##### DATA TO PROCESS #####

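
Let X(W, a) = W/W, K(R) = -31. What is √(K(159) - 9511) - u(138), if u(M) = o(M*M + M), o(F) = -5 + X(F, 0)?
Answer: 4 + I*√9542 ≈ 4.0 + 97.683*I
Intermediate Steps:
X(W, a) = 1
o(F) = -4 (o(F) = -5 + 1 = -4)
u(M) = -4
√(K(159) - 9511) - u(138) = √(-31 - 9511) - 1*(-4) = √(-9542) + 4 = I*√9542 + 4 = 4 + I*√9542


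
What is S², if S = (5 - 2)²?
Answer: 81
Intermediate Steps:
S = 9 (S = 3² = 9)
S² = 9² = 81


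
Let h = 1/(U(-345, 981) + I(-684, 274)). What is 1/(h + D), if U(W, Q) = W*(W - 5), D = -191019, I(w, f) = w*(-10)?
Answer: -127590/24372114209 ≈ -5.2351e-6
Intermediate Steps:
I(w, f) = -10*w
U(W, Q) = W*(-5 + W)
h = 1/127590 (h = 1/(-345*(-5 - 345) - 10*(-684)) = 1/(-345*(-350) + 6840) = 1/(120750 + 6840) = 1/127590 ≈ 7.8376e-6)
1/(h + D) = 1/(1/127590 - 191019) = 1/(-24372114209/127590) = -127590/24372114209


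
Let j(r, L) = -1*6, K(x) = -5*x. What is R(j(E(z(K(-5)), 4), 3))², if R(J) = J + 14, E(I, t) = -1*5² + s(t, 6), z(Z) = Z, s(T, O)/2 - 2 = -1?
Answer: 64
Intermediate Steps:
s(T, O) = 2 (s(T, O) = 4 + 2*(-1) = 4 - 2 = 2)
E(I, t) = -23 (E(I, t) = -1*5² + 2 = -1*25 + 2 = -25 + 2 = -23)
j(r, L) = -6
R(J) = 14 + J
R(j(E(z(K(-5)), 4), 3))² = (14 - 6)² = 8² = 64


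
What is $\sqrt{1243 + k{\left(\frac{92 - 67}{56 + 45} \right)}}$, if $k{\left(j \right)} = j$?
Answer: $\frac{24 \sqrt{22018}}{101} \approx 35.26$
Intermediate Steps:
$\sqrt{1243 + k{\left(\frac{92 - 67}{56 + 45} \right)}} = \sqrt{1243 + \frac{92 - 67}{56 + 45}} = \sqrt{1243 + \frac{25}{101}} = \sqrt{\frac{125568}{101}} = \frac{24 \sqrt{22018}}{101}$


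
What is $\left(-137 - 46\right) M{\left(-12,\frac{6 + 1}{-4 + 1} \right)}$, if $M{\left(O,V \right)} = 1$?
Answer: $-183$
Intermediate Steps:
$\left(-137 - 46\right) M{\left(-12,\frac{6 + 1}{-4 + 1} \right)} = \left(-137 - 46\right) 1 = \left(-183\right) 1 = -183$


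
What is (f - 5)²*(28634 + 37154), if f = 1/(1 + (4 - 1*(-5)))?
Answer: 39489247/25 ≈ 1.5796e+6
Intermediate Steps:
f = ⅒ (f = 1/(1 + (4 + 5)) = 1/(1 + 9) = 1/10 = ⅒ ≈ 0.10000)
(f - 5)²*(28634 + 37154) = (⅒ - 5)²*(28634 + 37154) = (-49/10)²*65788 = (2401/100)*65788 = 39489247/25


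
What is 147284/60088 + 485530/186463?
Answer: 14159385783/2801047186 ≈ 5.0550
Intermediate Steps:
147284/60088 + 485530/186463 = 147284*(1/60088) + 485530*(1/186463) = 36821/15022 + 485530/186463 = 14159385783/2801047186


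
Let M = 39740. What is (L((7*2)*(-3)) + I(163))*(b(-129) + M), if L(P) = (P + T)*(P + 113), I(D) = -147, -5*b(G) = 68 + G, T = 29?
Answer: -42534854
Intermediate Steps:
b(G) = -68/5 - G/5 (b(G) = -(68 + G)/5 = -68/5 - G/5)
L(P) = (29 + P)*(113 + P) (L(P) = (P + 29)*(P + 113) = (29 + P)*(113 + P))
(L((7*2)*(-3)) + I(163))*(b(-129) + M) = ((3277 + ((7*2)*(-3))**2 + 142*((7*2)*(-3))) - 147)*((-68/5 - 1/5*(-129)) + 39740) = ((3277 + (14*(-3))**2 + 142*(14*(-3))) - 147)*((-68/5 + 129/5) + 39740) = ((3277 + (-42)**2 + 142*(-42)) - 147)*(61/5 + 39740) = ((3277 + 1764 - 5964) - 147)*(198761/5) = (-923 - 147)*(198761/5) = -1070*198761/5 = -42534854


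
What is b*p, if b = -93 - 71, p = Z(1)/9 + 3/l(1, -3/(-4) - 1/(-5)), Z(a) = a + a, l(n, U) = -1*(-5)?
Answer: -6068/45 ≈ -134.84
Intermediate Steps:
l(n, U) = 5
Z(a) = 2*a
p = 37/45 (p = (2*1)/9 + 3/5 = 2*(1/9) + 3*(1/5) = 2/9 + 3/5 = 37/45 ≈ 0.82222)
b = -164
b*p = -164*37/45 = -6068/45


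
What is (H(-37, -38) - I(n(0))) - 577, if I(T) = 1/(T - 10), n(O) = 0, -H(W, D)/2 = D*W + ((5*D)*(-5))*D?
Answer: 688111/10 ≈ 68811.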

#####

TASK REQUIREMENTS
Once the records have been read, print them all again exactly.

ANSWER BELOW
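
Let X(W, a) = W/W, K(R) = -31. What is √(K(159) - 9511) - u(138), if u(M) = o(M*M + M), o(F) = -5 + X(F, 0)?
Answer: 4 + I*√9542 ≈ 4.0 + 97.683*I
Intermediate Steps:
X(W, a) = 1
o(F) = -4 (o(F) = -5 + 1 = -4)
u(M) = -4
√(K(159) - 9511) - u(138) = √(-31 - 9511) - 1*(-4) = √(-9542) + 4 = I*√9542 + 4 = 4 + I*√9542


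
What is S², if S = (5 - 2)²?
Answer: 81
Intermediate Steps:
S = 9 (S = 3² = 9)
S² = 9² = 81


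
Let h = 1/(U(-345, 981) + I(-684, 274)). What is 1/(h + D), if U(W, Q) = W*(W - 5), D = -191019, I(w, f) = w*(-10)?
Answer: -127590/24372114209 ≈ -5.2351e-6
Intermediate Steps:
I(w, f) = -10*w
U(W, Q) = W*(-5 + W)
h = 1/127590 (h = 1/(-345*(-5 - 345) - 10*(-684)) = 1/(-345*(-350) + 6840) = 1/(120750 + 6840) = 1/127590 ≈ 7.8376e-6)
1/(h + D) = 1/(1/127590 - 191019) = 1/(-24372114209/127590) = -127590/24372114209


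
Let j(r, L) = -1*6, K(x) = -5*x. What is R(j(E(z(K(-5)), 4), 3))², if R(J) = J + 14, E(I, t) = -1*5² + s(t, 6), z(Z) = Z, s(T, O)/2 - 2 = -1?
Answer: 64
Intermediate Steps:
s(T, O) = 2 (s(T, O) = 4 + 2*(-1) = 4 - 2 = 2)
E(I, t) = -23 (E(I, t) = -1*5² + 2 = -1*25 + 2 = -25 + 2 = -23)
j(r, L) = -6
R(J) = 14 + J
R(j(E(z(K(-5)), 4), 3))² = (14 - 6)² = 8² = 64


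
What is $\sqrt{1243 + k{\left(\frac{92 - 67}{56 + 45} \right)}}$, if $k{\left(j \right)} = j$?
Answer: $\frac{24 \sqrt{22018}}{101} \approx 35.26$
Intermediate Steps:
$\sqrt{1243 + k{\left(\frac{92 - 67}{56 + 45} \right)}} = \sqrt{1243 + \frac{92 - 67}{56 + 45}} = \sqrt{1243 + \frac{25}{101}} = \sqrt{\frac{125568}{101}} = \frac{24 \sqrt{22018}}{101}$


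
What is $\left(-137 - 46\right) M{\left(-12,\frac{6 + 1}{-4 + 1} \right)}$, if $M{\left(O,V \right)} = 1$?
Answer: $-183$
Intermediate Steps:
$\left(-137 - 46\right) M{\left(-12,\frac{6 + 1}{-4 + 1} \right)} = \left(-137 - 46\right) 1 = \left(-183\right) 1 = -183$


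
What is (f - 5)²*(28634 + 37154), if f = 1/(1 + (4 - 1*(-5)))?
Answer: 39489247/25 ≈ 1.5796e+6
Intermediate Steps:
f = ⅒ (f = 1/(1 + (4 + 5)) = 1/(1 + 9) = 1/10 = ⅒ ≈ 0.10000)
(f - 5)²*(28634 + 37154) = (⅒ - 5)²*(28634 + 37154) = (-49/10)²*65788 = (2401/100)*65788 = 39489247/25


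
What is 147284/60088 + 485530/186463?
Answer: 14159385783/2801047186 ≈ 5.0550
Intermediate Steps:
147284/60088 + 485530/186463 = 147284*(1/60088) + 485530*(1/186463) = 36821/15022 + 485530/186463 = 14159385783/2801047186


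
Let M = 39740. What is (L((7*2)*(-3)) + I(163))*(b(-129) + M), if L(P) = (P + T)*(P + 113), I(D) = -147, -5*b(G) = 68 + G, T = 29?
Answer: -42534854
Intermediate Steps:
b(G) = -68/5 - G/5 (b(G) = -(68 + G)/5 = -68/5 - G/5)
L(P) = (29 + P)*(113 + P) (L(P) = (P + 29)*(P + 113) = (29 + P)*(113 + P))
(L((7*2)*(-3)) + I(163))*(b(-129) + M) = ((3277 + ((7*2)*(-3))**2 + 142*((7*2)*(-3))) - 147)*((-68/5 - 1/5*(-129)) + 39740) = ((3277 + (14*(-3))**2 + 142*(14*(-3))) - 147)*((-68/5 + 129/5) + 39740) = ((3277 + (-42)**2 + 142*(-42)) - 147)*(61/5 + 39740) = ((3277 + 1764 - 5964) - 147)*(198761/5) = (-923 - 147)*(198761/5) = -1070*198761/5 = -42534854


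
What is b*p, if b = -93 - 71, p = Z(1)/9 + 3/l(1, -3/(-4) - 1/(-5)), Z(a) = a + a, l(n, U) = -1*(-5)?
Answer: -6068/45 ≈ -134.84
Intermediate Steps:
l(n, U) = 5
Z(a) = 2*a
p = 37/45 (p = (2*1)/9 + 3/5 = 2*(1/9) + 3*(1/5) = 2/9 + 3/5 = 37/45 ≈ 0.82222)
b = -164
b*p = -164*37/45 = -6068/45


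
What is (H(-37, -38) - I(n(0))) - 577, if I(T) = 1/(T - 10), n(O) = 0, -H(W, D)/2 = D*W + ((5*D)*(-5))*D?
Answer: 688111/10 ≈ 68811.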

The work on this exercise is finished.